* [ASSIGNMENT]:
The output is the lines below from the one with "- acreage (Z): currently 101" through the one with "- reporting_rate (F) = 47 − 2·B", both included, printed exactly and with no other line.

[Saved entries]
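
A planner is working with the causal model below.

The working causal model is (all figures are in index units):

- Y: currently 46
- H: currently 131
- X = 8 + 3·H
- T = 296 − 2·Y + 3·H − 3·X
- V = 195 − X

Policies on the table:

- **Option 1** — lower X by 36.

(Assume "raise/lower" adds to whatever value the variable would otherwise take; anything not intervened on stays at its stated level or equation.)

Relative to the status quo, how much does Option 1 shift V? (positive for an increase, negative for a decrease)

36

Baseline:
  H = 131
  X = 8 + 3·131 = 401
  V = 195 − 401 = -206
Option 1 (X − 36):
  H = 131
  X = 8 + 3·131 (−36 from intervention) = 365
  V = 195 − 365 = -170
Change in V: -170 − (-206) = 36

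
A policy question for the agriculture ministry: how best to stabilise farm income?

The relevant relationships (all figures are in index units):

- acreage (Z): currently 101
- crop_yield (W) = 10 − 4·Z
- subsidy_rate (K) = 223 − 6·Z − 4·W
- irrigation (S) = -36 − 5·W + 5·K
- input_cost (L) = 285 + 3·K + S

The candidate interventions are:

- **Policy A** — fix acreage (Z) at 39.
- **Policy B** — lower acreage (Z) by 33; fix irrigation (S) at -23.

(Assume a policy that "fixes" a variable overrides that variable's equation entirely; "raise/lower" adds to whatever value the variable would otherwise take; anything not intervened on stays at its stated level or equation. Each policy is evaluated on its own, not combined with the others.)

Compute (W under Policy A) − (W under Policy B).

116

Policy A (Z := 39):
  Z = 39
  W = 10 − 4·39 = -146
Policy B (Z − 33, S := -23):
  Z = 101 − 33 = 68
  W = 10 − 4·68 = -262
W: -146 − (-262) = 116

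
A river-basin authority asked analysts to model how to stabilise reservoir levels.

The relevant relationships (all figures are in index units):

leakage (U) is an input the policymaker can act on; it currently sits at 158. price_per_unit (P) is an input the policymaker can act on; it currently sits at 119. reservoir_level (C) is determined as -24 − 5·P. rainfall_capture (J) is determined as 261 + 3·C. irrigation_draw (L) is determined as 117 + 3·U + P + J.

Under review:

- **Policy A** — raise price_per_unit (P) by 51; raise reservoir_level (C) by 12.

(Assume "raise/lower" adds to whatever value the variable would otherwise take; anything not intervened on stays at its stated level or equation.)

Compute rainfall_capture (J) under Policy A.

Policy A (P + 51, C + 12):
  P = 119 + 51 = 170
  C = -24 − 5·170 (+12 from intervention) = -862
  J = 261 + 3·(-862) = -2325

-2325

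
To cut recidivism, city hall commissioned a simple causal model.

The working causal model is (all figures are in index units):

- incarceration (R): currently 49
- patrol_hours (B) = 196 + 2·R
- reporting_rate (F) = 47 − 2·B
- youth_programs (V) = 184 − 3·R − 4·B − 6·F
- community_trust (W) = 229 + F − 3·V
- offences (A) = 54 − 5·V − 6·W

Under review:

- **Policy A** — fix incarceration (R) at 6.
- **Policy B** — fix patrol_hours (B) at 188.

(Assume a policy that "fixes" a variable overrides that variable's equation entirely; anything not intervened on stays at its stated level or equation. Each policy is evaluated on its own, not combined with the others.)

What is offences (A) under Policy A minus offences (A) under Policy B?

3997

Policy A (R := 6):
  R = 6
  B = 196 + 2·6 = 208
  F = 47 − 2·208 = -369
  V = 184 − 3·6 − 4·208 − 6·(-369) = 1548
  W = 229 + (-369) − 3·1548 = -4784
  A = 54 − 5·1548 − 6·(-4784) = 21018
Policy B (B := 188):
  R = 49
  B = 188
  F = 47 − 2·188 = -329
  V = 184 − 3·49 − 4·188 − 6·(-329) = 1259
  W = 229 + (-329) − 3·1259 = -3877
  A = 54 − 5·1259 − 6·(-3877) = 17021
A: 21018 − 17021 = 3997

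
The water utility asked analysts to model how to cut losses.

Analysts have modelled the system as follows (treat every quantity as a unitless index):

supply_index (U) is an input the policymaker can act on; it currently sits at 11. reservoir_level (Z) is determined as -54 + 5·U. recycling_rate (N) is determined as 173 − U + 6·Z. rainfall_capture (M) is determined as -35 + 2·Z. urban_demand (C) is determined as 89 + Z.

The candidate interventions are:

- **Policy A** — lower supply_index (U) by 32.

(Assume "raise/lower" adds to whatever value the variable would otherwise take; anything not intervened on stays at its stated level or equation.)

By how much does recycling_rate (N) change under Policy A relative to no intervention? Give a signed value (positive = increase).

Baseline:
  U = 11
  Z = -54 + 5·11 = 1
  N = 173 − 11 + 6·1 = 168
Policy A (U − 32):
  U = 11 − 32 = -21
  Z = -54 + 5·(-21) = -159
  N = 173 − (-21) + 6·(-159) = -760
Change in N: -760 − 168 = -928

-928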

* [EXERCISE SOLUTION]:
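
- acreage (Z): currently 101
- crop_yield (W) = 10 − 4·Z
- subsidy_rate (K) = 223 − 6·Z − 4·W
- irrigation (S) = -36 − 5·W + 5·K
- input_cost (L) = 285 + 3·K + S

The candidate interventions are:

- **Policy A** — fix acreage (Z) at 39.
- **Policy B** — lower acreage (Z) by 33; fix irrigation (S) at -23.

(Assume a policy that "fixes" a variable overrides that variable's equation entirely; "raise/lower" adds to whatever value the variable would otherwise take; anything not intervened on stays at its stated level or equation. Each policy is evaluated on its own, not combined with the others.)

Compute (W under Policy A) − (W under Policy B).

116

Policy A (Z := 39):
  Z = 39
  W = 10 − 4·39 = -146
Policy B (Z − 33, S := -23):
  Z = 101 − 33 = 68
  W = 10 − 4·68 = -262
W: -146 − (-262) = 116

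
A river-basin authority asked analysts to model how to stabilise reservoir levels.

The relevant relationships (all figures are in index units):

leakage (U) is an input the policymaker can act on; it currently sits at 158. price_per_unit (P) is an input the policymaker can act on; it currently sits at 119. reservoir_level (C) is determined as -24 − 5·P. rainfall_capture (J) is determined as 261 + 3·C. irrigation_draw (L) is determined as 117 + 3·U + P + J.

Under review:

- **Policy A** — raise price_per_unit (P) by 51; raise reservoir_level (C) by 12.

(Assume "raise/lower" adds to whatever value the variable would otherwise take; anything not intervened on stays at its stated level or equation.)

Compute rainfall_capture (J) under Policy A.

Policy A (P + 51, C + 12):
  P = 119 + 51 = 170
  C = -24 − 5·170 (+12 from intervention) = -862
  J = 261 + 3·(-862) = -2325

-2325

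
To cut recidivism, city hall commissioned a simple causal model.

The working causal model is (all figures are in index units):

- incarceration (R): currently 49
- patrol_hours (B) = 196 + 2·R
- reporting_rate (F) = 47 − 2·B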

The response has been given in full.